• **Aim of the task**: Copy each line of the records below that mentions the word "contract".

• **Saved data entries**:
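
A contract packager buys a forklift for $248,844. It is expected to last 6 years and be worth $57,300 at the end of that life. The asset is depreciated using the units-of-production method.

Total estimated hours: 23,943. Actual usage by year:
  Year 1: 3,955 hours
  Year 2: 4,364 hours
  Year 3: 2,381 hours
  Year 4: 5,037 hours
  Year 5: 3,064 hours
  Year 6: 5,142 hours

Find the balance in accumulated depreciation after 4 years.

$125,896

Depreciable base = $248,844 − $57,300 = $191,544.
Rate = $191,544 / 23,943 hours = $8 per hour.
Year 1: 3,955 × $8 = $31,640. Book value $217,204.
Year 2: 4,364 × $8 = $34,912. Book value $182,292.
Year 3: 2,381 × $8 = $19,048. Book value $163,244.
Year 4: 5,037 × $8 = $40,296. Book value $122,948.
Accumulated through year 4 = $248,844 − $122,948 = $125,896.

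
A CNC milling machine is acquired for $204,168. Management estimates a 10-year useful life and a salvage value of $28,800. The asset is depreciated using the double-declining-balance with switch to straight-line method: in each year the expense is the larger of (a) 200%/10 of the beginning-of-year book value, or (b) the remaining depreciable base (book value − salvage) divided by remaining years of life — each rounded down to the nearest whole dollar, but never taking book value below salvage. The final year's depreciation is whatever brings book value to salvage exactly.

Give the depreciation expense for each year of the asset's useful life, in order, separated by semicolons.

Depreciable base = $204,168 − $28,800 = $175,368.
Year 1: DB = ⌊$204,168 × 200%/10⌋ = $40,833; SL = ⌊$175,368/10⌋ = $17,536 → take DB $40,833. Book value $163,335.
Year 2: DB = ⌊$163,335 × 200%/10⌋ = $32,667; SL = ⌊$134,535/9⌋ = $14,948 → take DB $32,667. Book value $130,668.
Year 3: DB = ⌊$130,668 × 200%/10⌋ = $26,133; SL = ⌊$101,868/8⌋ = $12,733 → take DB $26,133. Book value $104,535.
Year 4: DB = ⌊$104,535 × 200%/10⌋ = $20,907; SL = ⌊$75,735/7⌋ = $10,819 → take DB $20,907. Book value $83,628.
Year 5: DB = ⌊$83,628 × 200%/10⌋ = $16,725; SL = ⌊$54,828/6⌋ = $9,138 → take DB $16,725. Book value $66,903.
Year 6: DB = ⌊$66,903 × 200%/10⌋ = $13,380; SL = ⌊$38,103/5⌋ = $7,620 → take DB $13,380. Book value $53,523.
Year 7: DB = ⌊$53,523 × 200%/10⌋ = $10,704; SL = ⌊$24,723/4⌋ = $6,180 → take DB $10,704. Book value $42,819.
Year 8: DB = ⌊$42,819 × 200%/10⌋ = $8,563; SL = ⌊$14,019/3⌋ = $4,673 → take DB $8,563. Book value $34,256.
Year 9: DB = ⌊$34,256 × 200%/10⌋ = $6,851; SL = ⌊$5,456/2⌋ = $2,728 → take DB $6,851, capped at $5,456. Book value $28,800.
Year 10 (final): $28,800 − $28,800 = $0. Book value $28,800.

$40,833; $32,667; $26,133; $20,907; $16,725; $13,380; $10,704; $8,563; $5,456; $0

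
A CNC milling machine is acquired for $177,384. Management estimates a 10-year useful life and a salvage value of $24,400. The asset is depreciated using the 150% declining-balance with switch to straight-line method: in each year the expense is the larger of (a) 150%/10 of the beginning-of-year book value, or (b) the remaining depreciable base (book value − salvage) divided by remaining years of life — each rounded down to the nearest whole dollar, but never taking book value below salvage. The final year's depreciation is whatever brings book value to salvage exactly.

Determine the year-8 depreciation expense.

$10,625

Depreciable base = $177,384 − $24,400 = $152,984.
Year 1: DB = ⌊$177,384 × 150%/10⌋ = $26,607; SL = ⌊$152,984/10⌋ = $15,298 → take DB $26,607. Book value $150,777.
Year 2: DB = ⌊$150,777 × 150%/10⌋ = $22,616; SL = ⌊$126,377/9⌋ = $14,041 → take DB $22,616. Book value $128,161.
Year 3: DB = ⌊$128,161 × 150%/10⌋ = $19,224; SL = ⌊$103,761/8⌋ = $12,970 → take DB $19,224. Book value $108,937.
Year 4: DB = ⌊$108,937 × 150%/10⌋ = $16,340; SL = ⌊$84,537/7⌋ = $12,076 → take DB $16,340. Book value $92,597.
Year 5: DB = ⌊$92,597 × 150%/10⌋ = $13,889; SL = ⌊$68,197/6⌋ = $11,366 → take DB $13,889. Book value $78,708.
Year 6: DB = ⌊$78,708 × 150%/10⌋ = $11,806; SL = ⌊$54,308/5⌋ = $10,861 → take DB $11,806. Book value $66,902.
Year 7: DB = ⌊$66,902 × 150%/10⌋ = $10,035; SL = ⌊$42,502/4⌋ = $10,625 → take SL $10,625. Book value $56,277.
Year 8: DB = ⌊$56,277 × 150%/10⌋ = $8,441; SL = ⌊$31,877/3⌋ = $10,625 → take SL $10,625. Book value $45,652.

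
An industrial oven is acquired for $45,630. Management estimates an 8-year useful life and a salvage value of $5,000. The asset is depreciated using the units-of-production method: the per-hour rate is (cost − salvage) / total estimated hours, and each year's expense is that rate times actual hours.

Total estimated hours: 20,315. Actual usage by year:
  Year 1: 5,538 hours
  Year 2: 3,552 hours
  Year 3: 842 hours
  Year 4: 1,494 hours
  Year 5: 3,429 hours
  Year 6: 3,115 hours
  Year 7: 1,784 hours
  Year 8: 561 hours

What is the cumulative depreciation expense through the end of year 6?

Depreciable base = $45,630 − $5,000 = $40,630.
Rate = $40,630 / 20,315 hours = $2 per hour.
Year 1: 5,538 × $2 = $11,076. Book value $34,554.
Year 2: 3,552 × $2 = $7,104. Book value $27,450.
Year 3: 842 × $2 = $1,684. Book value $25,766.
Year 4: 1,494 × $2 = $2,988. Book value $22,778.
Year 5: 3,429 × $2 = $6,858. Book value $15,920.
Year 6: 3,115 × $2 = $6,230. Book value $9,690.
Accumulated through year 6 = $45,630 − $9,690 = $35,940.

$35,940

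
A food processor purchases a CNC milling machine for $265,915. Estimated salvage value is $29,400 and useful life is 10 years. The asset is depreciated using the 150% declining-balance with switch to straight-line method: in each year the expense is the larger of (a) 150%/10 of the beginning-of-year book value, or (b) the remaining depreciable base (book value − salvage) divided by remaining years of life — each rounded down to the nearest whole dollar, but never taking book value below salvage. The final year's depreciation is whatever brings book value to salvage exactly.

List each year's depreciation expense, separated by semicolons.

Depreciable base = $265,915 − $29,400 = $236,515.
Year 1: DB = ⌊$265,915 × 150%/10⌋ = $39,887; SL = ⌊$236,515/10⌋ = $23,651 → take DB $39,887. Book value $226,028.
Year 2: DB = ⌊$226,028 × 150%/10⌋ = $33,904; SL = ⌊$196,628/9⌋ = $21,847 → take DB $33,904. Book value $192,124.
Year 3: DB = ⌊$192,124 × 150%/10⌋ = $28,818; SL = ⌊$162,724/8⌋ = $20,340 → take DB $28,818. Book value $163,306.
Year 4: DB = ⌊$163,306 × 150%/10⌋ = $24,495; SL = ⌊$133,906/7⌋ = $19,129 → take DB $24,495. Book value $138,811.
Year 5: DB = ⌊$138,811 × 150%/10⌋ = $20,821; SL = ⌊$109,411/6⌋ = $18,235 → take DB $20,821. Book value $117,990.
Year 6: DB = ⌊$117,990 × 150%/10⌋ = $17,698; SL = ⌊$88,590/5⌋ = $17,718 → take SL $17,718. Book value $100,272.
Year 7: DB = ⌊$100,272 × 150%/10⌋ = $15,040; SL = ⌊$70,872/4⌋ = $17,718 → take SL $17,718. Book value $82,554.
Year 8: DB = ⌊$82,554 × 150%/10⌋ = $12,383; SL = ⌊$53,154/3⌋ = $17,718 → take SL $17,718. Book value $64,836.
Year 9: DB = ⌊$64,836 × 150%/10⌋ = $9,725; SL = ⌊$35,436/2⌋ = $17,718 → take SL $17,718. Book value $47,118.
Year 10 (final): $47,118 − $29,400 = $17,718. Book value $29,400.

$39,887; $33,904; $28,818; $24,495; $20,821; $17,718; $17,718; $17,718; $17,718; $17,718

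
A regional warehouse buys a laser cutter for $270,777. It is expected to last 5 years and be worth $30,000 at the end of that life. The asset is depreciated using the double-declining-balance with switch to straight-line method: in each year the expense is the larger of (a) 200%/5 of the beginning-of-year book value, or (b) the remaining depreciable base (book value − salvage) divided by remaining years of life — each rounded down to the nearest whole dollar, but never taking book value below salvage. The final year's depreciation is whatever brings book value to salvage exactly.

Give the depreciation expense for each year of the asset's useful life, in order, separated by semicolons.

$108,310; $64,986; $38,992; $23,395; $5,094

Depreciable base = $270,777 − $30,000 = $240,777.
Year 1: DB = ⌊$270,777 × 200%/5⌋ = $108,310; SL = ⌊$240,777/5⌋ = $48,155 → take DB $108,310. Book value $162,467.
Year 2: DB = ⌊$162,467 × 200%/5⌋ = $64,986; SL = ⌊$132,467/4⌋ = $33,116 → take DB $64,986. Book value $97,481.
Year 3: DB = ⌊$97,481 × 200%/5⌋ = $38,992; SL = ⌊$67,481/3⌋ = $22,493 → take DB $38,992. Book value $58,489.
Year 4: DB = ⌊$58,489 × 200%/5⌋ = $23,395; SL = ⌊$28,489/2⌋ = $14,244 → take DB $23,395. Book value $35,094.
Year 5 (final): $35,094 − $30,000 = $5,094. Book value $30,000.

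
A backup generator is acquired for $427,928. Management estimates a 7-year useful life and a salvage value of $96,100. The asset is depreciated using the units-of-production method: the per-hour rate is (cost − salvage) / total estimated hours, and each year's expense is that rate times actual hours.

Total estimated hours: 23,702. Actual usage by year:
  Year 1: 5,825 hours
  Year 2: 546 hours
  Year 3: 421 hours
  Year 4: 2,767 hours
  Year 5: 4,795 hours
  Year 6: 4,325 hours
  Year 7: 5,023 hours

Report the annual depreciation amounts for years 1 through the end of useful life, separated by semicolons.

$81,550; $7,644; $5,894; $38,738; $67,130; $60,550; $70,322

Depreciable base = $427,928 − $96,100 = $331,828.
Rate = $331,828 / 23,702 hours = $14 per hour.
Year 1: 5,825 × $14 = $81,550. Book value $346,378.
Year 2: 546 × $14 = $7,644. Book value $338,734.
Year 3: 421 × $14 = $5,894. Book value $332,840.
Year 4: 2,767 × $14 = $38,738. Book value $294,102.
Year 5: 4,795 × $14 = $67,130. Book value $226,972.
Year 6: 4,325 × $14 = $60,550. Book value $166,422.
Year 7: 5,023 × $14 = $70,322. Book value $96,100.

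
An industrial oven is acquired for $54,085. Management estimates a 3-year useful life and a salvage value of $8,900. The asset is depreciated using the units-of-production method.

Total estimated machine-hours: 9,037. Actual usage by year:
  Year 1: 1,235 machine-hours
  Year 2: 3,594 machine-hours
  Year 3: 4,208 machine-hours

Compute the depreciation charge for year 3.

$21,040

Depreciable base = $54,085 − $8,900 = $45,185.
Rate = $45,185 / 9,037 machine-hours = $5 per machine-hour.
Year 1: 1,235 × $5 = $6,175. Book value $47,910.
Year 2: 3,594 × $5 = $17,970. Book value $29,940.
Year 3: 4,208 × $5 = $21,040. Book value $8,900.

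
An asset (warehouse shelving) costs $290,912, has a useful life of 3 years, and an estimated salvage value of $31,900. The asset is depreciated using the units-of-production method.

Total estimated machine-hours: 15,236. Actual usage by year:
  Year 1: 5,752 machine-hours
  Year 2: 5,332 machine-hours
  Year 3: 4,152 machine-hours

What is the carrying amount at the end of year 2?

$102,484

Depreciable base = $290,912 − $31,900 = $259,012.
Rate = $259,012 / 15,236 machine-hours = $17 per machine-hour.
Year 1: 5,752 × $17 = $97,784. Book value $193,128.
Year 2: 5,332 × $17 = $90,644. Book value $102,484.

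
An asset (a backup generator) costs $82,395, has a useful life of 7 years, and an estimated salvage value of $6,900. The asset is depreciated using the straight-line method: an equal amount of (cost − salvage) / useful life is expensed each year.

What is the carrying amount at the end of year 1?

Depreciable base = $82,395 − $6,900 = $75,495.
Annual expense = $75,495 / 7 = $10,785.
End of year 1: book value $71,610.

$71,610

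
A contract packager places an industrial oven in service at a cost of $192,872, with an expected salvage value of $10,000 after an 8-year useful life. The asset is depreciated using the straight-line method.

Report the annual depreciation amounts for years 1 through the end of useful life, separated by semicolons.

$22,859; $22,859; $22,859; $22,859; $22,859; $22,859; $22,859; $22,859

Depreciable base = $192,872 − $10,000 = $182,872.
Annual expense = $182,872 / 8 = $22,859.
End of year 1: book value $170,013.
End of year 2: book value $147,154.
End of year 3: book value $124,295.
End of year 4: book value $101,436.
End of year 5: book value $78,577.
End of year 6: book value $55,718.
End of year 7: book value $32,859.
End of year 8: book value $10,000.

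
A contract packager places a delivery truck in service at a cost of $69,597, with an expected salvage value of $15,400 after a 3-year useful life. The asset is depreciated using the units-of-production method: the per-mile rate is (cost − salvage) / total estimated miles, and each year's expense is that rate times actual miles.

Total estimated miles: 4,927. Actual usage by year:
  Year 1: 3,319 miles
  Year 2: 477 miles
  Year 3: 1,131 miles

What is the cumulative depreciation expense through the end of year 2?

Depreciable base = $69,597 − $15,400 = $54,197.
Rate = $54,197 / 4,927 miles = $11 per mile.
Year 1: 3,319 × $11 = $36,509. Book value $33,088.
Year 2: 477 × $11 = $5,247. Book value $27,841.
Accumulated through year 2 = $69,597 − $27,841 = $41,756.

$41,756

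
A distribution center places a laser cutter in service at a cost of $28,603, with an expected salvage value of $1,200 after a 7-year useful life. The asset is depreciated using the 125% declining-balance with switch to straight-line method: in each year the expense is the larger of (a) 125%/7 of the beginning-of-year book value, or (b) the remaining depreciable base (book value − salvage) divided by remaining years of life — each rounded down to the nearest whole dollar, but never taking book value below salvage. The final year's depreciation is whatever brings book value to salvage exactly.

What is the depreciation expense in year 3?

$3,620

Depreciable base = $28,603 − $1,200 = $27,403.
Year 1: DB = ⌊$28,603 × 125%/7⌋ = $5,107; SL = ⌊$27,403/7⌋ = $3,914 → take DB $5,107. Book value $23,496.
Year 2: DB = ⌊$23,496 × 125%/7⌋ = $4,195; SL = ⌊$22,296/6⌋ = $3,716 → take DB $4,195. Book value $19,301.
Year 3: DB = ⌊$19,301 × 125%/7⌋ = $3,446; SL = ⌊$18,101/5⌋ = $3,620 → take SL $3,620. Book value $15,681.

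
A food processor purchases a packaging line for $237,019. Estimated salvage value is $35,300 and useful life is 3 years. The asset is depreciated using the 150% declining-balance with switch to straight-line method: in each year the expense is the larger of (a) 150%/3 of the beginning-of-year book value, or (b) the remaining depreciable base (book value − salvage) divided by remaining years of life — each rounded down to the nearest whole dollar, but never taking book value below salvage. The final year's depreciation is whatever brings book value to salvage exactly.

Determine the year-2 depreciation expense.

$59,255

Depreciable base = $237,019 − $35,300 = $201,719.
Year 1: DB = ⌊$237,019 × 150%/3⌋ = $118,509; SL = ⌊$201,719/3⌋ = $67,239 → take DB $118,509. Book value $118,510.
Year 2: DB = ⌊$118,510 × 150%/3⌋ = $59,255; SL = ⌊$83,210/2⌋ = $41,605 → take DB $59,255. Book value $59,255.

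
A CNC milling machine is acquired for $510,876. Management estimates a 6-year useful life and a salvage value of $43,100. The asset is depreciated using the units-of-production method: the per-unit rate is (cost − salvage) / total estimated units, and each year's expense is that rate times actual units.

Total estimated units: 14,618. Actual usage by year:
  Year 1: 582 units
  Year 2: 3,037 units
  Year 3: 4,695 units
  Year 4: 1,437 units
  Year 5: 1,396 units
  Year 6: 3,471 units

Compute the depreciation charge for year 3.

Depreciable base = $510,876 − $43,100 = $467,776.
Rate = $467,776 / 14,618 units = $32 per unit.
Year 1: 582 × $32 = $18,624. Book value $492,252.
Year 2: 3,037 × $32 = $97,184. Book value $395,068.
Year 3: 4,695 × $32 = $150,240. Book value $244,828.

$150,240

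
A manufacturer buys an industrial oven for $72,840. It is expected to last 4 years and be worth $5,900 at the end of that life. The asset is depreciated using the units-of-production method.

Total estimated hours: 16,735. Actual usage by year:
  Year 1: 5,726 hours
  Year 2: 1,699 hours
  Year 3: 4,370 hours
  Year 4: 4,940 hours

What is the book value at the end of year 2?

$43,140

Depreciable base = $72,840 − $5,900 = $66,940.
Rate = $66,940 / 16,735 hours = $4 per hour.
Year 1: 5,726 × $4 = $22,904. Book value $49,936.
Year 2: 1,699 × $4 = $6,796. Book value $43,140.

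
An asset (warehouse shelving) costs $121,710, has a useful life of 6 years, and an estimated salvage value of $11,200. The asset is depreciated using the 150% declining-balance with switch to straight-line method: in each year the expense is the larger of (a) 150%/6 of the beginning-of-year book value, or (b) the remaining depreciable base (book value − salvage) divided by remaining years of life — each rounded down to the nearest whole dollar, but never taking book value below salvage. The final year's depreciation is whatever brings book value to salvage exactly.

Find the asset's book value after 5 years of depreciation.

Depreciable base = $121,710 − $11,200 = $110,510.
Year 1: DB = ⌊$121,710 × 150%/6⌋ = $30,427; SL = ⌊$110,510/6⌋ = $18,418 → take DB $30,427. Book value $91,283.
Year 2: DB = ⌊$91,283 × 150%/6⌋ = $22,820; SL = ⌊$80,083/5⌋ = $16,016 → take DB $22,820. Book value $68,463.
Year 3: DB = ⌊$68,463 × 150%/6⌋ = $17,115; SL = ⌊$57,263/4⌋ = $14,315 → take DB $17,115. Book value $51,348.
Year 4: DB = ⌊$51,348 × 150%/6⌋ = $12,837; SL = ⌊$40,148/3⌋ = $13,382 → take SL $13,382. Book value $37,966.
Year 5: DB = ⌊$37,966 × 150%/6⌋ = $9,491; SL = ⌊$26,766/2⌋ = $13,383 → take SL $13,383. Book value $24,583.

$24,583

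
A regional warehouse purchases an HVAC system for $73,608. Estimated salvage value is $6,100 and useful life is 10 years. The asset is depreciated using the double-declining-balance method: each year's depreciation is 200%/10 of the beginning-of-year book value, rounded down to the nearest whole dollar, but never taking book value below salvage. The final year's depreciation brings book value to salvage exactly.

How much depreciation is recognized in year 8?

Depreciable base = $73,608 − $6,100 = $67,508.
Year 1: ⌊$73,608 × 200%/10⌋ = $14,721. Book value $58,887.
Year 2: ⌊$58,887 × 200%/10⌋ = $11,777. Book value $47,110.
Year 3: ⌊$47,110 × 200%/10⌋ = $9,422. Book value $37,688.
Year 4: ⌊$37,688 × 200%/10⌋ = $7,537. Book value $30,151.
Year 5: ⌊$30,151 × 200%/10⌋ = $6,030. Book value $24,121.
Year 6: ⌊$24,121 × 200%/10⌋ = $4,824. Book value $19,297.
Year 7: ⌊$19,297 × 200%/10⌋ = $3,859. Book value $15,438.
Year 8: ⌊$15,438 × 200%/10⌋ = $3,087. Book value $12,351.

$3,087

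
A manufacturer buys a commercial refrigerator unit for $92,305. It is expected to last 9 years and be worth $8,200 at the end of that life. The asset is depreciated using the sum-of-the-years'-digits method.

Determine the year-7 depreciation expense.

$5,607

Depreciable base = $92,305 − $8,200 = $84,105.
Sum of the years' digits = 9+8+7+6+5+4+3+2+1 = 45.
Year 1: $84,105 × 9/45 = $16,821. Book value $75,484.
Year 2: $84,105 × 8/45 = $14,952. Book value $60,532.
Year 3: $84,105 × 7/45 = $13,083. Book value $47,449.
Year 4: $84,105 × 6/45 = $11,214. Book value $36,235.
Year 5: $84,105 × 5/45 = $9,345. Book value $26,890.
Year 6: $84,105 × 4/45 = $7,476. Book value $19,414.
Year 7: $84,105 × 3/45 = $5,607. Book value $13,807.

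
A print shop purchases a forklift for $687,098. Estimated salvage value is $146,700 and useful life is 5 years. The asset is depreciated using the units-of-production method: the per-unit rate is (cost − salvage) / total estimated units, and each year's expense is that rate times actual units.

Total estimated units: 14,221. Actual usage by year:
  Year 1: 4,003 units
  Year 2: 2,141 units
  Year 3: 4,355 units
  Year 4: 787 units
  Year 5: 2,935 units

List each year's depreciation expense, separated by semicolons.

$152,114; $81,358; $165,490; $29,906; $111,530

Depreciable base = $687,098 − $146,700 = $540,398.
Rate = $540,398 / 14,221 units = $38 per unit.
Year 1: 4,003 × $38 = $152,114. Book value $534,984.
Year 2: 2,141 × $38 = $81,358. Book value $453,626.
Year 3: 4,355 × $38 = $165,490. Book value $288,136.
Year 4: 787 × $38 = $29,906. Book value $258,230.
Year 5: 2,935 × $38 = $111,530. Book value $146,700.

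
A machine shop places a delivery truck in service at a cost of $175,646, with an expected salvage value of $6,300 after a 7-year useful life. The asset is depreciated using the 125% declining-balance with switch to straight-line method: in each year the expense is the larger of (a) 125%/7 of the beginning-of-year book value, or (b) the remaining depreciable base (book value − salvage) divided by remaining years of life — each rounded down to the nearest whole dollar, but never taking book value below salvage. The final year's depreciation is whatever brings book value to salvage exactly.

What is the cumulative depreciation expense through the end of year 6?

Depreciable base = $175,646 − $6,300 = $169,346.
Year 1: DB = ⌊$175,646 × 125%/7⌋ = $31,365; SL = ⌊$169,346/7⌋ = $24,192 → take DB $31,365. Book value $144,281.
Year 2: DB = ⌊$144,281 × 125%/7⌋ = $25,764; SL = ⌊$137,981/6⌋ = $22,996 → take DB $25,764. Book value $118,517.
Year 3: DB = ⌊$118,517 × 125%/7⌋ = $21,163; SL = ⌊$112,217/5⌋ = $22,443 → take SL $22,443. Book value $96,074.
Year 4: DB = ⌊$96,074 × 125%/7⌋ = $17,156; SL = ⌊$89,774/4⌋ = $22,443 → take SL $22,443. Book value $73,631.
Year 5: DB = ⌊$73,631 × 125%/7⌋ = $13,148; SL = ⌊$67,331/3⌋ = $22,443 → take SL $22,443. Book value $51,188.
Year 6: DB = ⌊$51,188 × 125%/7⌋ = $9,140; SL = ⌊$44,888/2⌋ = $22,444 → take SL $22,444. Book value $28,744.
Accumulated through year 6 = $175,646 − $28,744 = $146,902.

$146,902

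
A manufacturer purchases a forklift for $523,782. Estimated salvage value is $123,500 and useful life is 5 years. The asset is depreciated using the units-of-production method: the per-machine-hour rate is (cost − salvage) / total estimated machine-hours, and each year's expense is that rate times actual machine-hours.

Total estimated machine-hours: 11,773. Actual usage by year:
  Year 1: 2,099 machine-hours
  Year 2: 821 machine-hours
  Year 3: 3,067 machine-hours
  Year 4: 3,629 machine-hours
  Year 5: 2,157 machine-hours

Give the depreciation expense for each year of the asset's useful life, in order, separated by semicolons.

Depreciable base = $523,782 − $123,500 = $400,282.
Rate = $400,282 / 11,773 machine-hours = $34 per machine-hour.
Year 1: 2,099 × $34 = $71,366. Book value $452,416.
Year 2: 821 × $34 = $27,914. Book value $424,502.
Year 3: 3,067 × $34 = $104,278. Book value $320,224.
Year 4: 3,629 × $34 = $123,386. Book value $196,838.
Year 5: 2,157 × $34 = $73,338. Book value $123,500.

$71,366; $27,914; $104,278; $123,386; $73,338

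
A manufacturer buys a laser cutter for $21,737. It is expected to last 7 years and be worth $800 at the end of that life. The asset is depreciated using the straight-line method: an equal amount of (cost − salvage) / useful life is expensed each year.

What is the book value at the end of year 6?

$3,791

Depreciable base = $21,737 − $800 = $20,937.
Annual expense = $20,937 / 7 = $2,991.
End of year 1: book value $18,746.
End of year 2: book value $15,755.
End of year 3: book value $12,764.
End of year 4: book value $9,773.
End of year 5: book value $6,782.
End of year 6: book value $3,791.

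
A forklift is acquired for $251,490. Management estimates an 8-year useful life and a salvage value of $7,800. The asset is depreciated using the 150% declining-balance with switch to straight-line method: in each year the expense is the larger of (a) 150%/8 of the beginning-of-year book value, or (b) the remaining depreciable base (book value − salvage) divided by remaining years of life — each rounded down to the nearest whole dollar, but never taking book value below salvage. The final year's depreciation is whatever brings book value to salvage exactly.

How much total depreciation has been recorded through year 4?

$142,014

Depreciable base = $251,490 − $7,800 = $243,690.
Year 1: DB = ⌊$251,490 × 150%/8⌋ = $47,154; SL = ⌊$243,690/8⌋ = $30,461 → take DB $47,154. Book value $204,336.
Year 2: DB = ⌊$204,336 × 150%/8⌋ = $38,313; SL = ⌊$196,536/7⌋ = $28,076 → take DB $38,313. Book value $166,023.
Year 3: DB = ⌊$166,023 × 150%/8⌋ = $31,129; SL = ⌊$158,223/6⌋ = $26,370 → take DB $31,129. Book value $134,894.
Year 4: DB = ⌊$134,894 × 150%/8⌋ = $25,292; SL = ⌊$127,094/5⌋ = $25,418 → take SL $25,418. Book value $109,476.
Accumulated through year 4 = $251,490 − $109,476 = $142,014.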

• **Task response**:
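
A contract packager buys a forklift for $248,844. It is expected to last 6 years and be worth $57,300 at the end of that life. The asset is depreciated using the units-of-production method.
A contract packager places an industrial oven in service at a cost of $192,872, with an expected salvage value of $10,000 after an 8-year useful life. The asset is depreciated using the straight-line method.
A contract packager places a delivery truck in service at a cost of $69,597, with an expected salvage value of $15,400 after a 3-year useful life. The asset is depreciated using the units-of-production method: the per-mile rate is (cost − salvage) / total estimated miles, and each year's expense is that rate times actual miles.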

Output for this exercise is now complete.